=== Task instructions ===
Scan the entries below for "Parameter" and copy each line that holds it.

Stored items
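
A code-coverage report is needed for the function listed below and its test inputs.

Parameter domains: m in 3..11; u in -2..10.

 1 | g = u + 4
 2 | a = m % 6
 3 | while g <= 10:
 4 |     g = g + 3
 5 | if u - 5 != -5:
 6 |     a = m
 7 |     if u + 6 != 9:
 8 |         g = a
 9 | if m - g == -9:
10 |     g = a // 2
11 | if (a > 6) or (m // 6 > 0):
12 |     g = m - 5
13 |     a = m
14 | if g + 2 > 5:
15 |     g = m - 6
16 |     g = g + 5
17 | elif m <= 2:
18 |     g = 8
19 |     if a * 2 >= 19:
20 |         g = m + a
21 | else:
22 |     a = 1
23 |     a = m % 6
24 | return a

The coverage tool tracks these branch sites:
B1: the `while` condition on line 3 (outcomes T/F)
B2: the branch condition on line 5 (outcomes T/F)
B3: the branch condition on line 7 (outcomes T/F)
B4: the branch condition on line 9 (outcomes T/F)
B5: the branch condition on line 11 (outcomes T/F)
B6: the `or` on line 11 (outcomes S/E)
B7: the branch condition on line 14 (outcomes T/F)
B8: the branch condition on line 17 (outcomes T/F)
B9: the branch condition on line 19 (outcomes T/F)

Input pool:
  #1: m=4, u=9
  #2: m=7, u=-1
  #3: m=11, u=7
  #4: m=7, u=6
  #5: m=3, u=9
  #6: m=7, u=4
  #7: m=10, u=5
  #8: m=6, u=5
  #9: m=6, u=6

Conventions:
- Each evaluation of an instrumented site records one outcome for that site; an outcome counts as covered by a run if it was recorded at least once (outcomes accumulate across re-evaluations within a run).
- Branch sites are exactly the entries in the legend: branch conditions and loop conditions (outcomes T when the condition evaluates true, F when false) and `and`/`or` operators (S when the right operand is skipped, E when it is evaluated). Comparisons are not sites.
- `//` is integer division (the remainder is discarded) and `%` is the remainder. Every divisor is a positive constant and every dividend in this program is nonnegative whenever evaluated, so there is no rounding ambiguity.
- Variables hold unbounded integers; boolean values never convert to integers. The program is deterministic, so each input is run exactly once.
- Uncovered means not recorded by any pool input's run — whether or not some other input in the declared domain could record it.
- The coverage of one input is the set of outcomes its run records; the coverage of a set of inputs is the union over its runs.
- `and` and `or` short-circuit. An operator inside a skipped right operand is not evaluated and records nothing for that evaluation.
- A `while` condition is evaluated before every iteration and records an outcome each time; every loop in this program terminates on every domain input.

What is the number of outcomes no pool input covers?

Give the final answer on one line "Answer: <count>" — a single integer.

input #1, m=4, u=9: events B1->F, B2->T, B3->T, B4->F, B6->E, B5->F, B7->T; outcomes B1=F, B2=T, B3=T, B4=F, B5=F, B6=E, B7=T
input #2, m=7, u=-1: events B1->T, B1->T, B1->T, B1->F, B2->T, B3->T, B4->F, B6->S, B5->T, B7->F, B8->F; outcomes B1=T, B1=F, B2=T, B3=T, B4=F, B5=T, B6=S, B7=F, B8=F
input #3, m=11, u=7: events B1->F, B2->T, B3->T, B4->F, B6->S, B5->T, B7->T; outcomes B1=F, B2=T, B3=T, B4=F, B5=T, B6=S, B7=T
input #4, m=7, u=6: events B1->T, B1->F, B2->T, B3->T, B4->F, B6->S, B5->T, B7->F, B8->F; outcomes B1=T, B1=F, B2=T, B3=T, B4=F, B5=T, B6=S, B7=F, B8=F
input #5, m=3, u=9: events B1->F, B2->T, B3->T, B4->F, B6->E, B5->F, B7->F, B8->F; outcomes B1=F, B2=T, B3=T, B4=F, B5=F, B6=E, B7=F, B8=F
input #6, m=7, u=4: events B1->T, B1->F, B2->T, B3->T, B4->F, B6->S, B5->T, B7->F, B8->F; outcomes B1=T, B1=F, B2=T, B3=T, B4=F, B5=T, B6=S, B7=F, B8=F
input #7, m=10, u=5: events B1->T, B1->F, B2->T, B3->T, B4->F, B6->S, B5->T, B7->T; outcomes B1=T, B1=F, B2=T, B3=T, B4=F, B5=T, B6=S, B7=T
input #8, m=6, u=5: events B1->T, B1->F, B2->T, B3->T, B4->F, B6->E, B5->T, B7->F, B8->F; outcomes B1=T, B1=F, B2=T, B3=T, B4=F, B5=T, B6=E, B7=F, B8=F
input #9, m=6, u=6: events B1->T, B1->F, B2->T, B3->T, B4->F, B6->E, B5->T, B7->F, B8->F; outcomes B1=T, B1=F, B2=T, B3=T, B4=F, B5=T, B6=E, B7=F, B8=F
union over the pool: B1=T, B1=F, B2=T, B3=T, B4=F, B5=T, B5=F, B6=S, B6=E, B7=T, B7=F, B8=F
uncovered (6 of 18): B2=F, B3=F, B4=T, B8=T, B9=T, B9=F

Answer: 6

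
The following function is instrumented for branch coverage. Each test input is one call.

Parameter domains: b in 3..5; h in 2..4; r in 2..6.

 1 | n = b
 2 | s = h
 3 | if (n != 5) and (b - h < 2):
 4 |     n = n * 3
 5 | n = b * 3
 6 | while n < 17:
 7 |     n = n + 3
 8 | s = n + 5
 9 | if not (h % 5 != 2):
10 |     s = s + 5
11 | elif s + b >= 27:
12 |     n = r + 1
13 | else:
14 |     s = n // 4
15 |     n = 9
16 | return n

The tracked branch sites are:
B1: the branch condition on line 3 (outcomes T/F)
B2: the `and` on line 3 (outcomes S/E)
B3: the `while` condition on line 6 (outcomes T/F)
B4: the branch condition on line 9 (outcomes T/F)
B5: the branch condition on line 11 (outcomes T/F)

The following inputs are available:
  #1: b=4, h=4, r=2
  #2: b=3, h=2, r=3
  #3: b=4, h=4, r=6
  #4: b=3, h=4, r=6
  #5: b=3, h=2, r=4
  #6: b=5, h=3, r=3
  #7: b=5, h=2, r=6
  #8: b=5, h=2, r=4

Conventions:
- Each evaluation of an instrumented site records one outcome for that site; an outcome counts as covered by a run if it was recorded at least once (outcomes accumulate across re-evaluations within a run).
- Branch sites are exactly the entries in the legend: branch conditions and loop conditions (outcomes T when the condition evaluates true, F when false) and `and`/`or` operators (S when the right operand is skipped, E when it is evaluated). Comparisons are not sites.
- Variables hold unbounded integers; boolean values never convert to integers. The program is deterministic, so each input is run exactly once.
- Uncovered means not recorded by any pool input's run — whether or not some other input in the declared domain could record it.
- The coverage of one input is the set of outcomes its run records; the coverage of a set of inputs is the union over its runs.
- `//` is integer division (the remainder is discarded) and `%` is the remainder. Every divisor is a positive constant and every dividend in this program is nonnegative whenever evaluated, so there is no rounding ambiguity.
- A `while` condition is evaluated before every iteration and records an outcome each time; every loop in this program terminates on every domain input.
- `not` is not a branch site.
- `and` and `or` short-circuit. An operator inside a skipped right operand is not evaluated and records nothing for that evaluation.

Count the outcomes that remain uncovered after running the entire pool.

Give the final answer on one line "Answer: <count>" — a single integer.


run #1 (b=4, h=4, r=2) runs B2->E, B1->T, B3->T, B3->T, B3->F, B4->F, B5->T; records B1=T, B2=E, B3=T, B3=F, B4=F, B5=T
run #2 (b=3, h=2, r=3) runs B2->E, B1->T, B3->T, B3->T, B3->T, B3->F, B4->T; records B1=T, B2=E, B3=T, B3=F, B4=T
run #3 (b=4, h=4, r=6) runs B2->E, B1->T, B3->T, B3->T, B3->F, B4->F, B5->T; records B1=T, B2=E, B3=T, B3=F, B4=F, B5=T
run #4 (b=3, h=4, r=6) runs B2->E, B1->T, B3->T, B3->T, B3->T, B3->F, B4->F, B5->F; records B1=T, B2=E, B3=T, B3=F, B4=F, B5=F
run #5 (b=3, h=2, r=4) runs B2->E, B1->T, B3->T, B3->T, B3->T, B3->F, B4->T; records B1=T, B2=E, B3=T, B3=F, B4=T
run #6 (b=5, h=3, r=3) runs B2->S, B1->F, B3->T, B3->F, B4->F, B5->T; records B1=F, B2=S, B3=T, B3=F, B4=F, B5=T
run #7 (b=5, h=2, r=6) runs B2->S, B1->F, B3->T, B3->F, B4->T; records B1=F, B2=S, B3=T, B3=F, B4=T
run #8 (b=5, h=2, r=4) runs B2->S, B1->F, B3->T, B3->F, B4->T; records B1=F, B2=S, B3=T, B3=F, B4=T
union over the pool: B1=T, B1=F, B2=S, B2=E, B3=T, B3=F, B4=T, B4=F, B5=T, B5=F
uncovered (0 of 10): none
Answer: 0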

=== Answer for this exercise ===
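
Parameter domains: m in 3..11; u in -2..10.
Parameter domains: b in 3..5; h in 2..4; r in 2..6.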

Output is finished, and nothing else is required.